DATA FOR ANALYSIS:
--- START ---
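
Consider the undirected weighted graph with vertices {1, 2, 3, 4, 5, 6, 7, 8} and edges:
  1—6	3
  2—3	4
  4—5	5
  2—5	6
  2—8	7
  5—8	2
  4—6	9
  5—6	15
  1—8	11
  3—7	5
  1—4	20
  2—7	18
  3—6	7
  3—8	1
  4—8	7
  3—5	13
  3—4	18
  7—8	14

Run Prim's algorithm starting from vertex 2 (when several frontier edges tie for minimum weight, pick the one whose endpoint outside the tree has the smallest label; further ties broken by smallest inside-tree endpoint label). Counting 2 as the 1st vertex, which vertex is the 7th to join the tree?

6

Prim, starting at 2.
Step 1: cheapest edge leaving the tree is 2—3 (4); add 3.
Step 2: cheapest edge leaving the tree is 3—8 (1); add 8.
Step 3: cheapest edge leaving the tree is 5—8 (2); add 5.
Step 4: cheapest edge leaving the tree is 4—5 (5); add 4.
Step 5: cheapest edge leaving the tree is 3—7 (5); add 7.
Step 6: cheapest edge leaving the tree is 3—6 (7); add 6.
Step 7: cheapest edge leaving the tree is 1—6 (3); add 1.
Vertex order: 2, 3, 8, 5, 4, 7, 6, 1. The 7th vertex is 6.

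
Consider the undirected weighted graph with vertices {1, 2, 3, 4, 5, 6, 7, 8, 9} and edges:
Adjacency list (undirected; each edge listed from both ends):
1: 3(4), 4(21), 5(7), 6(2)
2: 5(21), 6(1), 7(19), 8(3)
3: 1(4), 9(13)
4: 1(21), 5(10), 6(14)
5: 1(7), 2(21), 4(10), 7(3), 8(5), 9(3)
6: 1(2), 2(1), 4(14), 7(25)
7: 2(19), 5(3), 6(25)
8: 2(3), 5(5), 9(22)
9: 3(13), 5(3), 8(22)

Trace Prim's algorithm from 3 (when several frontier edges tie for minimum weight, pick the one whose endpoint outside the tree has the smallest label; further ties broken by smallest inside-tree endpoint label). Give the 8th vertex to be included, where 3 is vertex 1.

Prim, starting at 3.
Step 1: cheapest edge leaving the tree is 1 3 (4); add 1.
Step 2: cheapest edge leaving the tree is 1 6 (2); add 6.
Step 3: cheapest edge leaving the tree is 2 6 (1); add 2.
Step 4: cheapest edge leaving the tree is 2 8 (3); add 8.
Step 5: cheapest edge leaving the tree is 5 8 (5); add 5.
Step 6: cheapest edge leaving the tree is 5 7 (3); add 7.
Step 7: cheapest edge leaving the tree is 5 9 (3); add 9.
Step 8: cheapest edge leaving the tree is 4 5 (10); add 4.
Vertex order: 3, 1, 6, 2, 8, 5, 7, 9, 4. The 8th vertex is 9.

9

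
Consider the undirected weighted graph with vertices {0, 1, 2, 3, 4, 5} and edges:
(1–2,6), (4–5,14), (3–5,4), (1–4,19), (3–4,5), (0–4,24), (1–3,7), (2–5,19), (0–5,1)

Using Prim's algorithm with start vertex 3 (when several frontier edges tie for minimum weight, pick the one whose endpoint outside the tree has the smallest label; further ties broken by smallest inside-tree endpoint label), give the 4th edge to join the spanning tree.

Prim's algorithm from 3:
Step 1: cheapest edge leaving the tree is 3–5 (4); add 5.
Step 2: cheapest edge leaving the tree is 0–5 (1); add 0.
Step 3: cheapest edge leaving the tree is 3–4 (5); add 4.
Step 4: cheapest edge leaving the tree is 1–3 (7); add 1.
Step 5: cheapest edge leaving the tree is 1–2 (6); add 2.
The 4th edge added is 1–3.

1-3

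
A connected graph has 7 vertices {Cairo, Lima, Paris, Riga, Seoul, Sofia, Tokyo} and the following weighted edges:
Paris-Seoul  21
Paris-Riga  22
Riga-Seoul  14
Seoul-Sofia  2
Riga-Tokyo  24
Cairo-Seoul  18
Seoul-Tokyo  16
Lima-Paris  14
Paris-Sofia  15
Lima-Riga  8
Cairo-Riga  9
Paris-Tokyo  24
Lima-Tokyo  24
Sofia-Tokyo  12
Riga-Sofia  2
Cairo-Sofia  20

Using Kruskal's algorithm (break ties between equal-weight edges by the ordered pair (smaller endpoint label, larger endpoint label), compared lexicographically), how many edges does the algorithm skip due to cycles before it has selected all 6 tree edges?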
--- END ---
HOW TO COMPLETE THIS TASK: Scan the data above. Return every line with "undirected" in it.

RESPONSE FOR THIS EXERCISE:
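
Consider the undirected weighted graph with vertices {1, 2, 3, 4, 5, 6, 7, 8} and edges:
Consider the undirected weighted graph with vertices {1, 2, 3, 4, 5, 6, 7, 8, 9} and edges:
Adjacency list (undirected; each edge listed from both ends):
Consider the undirected weighted graph with vertices {0, 1, 2, 3, 4, 5} and edges: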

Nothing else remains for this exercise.